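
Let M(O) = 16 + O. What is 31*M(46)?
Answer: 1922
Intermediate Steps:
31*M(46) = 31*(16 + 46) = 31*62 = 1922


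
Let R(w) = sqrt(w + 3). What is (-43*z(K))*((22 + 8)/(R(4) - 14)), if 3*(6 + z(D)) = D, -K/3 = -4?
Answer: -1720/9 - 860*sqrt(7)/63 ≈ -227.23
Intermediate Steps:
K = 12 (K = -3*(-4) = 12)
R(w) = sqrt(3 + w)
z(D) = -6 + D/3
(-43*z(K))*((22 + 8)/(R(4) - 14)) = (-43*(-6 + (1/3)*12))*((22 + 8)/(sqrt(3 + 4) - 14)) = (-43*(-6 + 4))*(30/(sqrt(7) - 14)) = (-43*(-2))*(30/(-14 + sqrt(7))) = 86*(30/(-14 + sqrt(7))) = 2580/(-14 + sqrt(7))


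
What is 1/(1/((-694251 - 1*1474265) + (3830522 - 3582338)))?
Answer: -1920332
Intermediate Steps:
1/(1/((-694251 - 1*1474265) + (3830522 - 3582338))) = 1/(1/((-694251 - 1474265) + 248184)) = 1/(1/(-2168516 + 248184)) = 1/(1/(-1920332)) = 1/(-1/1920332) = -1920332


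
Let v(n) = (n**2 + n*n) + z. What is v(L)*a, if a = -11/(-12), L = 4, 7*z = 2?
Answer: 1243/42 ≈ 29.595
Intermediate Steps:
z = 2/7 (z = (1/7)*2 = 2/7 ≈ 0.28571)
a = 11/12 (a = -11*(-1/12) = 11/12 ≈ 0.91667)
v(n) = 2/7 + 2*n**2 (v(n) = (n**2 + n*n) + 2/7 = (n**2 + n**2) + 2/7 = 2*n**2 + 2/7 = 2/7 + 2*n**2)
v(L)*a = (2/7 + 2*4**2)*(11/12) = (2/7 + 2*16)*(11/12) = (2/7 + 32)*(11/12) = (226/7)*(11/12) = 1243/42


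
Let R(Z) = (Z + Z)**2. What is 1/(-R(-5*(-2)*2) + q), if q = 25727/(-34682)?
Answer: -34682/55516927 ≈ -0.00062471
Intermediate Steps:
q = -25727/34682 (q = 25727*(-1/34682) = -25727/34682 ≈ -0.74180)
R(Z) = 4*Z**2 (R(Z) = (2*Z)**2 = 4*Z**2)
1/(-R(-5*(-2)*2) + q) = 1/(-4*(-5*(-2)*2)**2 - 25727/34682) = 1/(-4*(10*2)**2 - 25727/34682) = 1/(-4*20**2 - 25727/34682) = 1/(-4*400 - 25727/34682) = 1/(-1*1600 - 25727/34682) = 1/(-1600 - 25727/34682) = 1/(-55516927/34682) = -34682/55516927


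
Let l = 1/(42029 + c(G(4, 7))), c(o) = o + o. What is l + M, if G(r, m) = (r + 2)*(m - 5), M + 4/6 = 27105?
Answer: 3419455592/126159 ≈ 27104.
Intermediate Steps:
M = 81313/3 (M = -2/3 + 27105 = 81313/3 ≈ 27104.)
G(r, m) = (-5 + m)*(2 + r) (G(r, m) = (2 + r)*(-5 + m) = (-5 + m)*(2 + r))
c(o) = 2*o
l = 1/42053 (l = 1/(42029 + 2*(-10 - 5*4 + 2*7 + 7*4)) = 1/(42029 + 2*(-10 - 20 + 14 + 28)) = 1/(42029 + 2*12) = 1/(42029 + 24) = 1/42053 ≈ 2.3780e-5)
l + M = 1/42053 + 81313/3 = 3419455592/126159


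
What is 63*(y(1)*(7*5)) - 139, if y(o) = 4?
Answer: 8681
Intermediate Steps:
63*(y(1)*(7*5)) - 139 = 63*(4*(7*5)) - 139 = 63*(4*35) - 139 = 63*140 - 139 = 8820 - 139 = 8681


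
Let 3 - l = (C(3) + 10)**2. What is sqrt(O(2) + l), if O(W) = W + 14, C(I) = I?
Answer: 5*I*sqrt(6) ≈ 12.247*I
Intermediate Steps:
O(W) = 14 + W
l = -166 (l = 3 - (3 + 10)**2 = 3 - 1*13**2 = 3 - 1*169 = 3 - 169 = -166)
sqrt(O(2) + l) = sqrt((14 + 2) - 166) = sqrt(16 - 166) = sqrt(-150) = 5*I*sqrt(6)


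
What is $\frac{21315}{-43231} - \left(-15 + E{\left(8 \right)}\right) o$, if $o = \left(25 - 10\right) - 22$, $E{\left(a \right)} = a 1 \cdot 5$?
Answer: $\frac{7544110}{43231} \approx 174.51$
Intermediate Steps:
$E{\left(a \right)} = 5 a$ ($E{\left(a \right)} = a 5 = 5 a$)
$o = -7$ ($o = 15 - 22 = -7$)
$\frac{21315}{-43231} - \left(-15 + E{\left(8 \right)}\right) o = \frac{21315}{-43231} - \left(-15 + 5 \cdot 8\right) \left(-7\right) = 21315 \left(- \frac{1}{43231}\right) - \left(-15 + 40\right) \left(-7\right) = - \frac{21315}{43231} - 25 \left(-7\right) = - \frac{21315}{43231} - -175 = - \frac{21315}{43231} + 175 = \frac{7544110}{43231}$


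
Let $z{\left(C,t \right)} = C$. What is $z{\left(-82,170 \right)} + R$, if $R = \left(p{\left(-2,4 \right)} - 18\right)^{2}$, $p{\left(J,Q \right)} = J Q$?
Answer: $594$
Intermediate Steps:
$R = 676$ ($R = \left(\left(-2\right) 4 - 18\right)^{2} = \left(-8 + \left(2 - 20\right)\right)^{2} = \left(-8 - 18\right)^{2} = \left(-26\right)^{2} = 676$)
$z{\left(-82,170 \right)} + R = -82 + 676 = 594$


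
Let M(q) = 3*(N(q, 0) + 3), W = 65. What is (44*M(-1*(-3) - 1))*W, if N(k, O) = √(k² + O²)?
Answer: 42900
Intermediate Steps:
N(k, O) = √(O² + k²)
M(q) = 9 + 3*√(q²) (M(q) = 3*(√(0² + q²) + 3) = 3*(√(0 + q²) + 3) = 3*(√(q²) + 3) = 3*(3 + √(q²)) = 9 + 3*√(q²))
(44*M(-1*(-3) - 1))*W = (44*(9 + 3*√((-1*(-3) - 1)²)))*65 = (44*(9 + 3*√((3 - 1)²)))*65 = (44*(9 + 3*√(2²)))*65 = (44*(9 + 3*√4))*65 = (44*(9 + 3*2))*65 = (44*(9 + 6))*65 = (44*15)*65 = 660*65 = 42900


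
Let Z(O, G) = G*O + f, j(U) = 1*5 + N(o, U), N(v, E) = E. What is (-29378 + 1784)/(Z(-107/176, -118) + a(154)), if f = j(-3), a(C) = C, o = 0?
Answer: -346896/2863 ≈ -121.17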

============

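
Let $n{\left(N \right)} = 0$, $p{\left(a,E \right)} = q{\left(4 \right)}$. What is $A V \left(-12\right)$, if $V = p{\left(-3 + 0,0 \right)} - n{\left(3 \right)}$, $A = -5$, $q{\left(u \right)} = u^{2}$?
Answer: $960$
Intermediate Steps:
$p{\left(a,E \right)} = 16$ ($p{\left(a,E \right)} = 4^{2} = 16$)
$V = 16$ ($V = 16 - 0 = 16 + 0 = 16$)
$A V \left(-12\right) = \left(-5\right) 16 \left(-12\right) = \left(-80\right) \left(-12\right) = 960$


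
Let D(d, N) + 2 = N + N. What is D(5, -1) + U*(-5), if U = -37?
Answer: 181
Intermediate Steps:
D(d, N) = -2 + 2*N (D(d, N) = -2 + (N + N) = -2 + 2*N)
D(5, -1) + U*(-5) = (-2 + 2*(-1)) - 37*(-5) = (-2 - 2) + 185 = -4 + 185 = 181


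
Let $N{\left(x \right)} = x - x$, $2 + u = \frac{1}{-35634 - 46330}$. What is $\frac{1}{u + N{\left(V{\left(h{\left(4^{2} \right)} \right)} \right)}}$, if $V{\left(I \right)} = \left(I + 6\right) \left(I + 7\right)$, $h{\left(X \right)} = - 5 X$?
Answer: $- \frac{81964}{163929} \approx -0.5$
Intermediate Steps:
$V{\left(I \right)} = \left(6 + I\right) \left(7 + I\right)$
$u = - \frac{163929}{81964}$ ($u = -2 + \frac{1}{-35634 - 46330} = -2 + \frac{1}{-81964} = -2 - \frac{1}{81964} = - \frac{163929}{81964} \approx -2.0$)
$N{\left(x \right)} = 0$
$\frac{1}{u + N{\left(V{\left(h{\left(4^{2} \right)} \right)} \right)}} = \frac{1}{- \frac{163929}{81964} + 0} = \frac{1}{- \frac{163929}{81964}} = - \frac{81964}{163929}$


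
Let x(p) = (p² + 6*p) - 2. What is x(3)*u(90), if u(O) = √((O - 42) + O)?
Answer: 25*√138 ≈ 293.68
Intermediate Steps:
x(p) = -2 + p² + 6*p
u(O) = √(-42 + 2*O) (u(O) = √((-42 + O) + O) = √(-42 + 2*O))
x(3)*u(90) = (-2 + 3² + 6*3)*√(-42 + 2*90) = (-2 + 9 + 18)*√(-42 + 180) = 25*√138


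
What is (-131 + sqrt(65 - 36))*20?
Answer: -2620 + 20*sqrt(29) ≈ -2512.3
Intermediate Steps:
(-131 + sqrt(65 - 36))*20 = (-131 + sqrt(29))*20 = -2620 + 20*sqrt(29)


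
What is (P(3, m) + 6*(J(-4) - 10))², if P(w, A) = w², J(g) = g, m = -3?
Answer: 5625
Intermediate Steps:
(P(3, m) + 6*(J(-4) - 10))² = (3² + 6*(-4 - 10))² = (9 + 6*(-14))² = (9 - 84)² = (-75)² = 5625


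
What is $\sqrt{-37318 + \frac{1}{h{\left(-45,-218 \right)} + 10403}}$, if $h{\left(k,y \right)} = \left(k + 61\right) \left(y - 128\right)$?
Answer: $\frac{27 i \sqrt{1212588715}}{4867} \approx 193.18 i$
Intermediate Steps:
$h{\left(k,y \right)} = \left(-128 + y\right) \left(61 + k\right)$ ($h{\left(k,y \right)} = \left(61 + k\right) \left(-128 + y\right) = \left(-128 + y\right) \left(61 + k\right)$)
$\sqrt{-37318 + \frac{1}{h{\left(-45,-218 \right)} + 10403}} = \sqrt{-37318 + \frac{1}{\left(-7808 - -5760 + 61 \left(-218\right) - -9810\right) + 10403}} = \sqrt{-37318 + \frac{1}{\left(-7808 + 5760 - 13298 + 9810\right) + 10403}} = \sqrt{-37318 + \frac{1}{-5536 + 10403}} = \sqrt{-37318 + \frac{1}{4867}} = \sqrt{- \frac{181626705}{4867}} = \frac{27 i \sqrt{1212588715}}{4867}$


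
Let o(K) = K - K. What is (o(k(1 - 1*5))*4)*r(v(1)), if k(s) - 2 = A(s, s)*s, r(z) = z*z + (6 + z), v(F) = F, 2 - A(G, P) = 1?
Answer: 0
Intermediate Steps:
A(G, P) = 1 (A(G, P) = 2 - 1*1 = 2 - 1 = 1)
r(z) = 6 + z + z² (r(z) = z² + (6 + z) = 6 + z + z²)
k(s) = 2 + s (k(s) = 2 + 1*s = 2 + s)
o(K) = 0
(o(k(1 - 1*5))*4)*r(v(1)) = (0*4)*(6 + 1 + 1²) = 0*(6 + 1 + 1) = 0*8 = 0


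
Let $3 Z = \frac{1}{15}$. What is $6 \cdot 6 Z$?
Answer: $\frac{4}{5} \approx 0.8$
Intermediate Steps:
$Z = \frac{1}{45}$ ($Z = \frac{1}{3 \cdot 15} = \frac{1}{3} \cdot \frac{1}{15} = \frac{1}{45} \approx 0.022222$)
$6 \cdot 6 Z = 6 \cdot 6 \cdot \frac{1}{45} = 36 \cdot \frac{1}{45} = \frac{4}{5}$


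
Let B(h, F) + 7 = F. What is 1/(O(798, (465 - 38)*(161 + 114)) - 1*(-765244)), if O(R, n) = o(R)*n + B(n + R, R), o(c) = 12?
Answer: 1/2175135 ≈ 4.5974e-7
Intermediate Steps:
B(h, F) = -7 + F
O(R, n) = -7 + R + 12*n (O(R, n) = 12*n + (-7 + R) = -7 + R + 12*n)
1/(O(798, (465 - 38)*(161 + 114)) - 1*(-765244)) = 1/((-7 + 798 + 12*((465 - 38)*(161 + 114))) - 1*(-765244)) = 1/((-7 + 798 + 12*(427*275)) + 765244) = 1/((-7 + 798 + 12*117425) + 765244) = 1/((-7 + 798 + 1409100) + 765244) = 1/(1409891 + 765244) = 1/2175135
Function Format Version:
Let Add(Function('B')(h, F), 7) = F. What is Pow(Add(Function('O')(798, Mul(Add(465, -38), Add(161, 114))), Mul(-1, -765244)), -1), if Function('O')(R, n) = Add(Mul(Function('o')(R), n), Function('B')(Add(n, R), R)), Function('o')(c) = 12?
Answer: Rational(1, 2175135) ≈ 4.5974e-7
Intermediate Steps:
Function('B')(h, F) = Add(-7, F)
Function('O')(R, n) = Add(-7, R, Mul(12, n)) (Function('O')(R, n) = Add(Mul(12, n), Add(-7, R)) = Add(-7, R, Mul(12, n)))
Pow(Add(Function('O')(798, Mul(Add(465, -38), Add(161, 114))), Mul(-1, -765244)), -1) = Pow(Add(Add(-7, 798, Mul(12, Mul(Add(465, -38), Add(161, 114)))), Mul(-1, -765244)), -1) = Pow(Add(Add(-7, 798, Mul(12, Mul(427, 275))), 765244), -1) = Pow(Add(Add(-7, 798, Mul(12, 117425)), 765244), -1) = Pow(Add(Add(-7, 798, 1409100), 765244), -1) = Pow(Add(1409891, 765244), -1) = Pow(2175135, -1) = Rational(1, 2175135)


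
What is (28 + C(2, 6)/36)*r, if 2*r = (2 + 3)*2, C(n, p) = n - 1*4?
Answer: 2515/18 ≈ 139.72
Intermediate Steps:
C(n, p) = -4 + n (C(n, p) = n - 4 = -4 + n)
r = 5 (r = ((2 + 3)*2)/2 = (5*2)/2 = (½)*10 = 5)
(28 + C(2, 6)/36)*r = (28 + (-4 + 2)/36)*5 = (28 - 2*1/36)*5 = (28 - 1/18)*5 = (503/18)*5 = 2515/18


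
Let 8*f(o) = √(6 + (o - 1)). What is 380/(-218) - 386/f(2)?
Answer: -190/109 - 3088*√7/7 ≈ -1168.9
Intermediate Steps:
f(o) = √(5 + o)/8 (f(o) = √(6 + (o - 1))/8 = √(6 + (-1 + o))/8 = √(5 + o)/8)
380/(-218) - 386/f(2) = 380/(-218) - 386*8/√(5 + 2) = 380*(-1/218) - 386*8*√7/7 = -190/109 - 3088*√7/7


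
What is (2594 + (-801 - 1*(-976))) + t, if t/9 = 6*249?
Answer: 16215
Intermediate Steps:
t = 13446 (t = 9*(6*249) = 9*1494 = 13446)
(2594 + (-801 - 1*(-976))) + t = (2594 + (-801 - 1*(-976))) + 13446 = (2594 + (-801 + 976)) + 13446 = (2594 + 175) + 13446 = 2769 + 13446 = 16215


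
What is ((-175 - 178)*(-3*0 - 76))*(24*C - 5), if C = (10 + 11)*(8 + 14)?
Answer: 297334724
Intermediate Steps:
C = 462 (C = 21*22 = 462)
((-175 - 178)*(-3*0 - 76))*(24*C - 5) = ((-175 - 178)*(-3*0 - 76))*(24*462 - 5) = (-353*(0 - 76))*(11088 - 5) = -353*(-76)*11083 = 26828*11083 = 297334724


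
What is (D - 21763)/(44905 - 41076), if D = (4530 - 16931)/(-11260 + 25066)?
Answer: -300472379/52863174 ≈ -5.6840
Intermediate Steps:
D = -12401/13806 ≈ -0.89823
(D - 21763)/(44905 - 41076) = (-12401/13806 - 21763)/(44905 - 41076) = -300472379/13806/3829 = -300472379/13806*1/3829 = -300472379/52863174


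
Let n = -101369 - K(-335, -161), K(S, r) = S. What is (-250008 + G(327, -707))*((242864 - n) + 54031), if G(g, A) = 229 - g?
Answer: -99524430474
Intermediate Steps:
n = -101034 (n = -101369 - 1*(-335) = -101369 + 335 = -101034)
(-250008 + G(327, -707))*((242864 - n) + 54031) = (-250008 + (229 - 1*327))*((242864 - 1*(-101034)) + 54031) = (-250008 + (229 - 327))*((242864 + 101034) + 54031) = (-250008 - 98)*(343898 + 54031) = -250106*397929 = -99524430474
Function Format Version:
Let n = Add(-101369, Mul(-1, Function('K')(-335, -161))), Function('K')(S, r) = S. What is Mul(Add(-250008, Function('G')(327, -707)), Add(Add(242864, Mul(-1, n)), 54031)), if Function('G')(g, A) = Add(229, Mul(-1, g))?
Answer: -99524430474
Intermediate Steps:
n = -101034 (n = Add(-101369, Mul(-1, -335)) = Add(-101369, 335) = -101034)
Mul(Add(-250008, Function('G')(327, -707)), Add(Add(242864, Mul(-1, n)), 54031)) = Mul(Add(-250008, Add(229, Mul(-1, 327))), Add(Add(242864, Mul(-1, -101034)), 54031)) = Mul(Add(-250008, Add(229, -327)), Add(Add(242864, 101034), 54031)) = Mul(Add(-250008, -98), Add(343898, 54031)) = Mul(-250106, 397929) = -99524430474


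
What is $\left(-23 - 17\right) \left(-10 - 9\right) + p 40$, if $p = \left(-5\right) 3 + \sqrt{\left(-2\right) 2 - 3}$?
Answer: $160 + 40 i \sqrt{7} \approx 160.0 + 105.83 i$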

============

ACTIVITY
Taking the material above, extract exactly and only the lines from the line with "What is $\left(-23" to the line with "Answer: $160 +", inclusive of both.

FINISHED EXERCISE
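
What is $\left(-23 - 17\right) \left(-10 - 9\right) + p 40$, if $p = \left(-5\right) 3 + \sqrt{\left(-2\right) 2 - 3}$?
Answer: $160 + 40 i \sqrt{7} \approx 160.0 + 105.83 i$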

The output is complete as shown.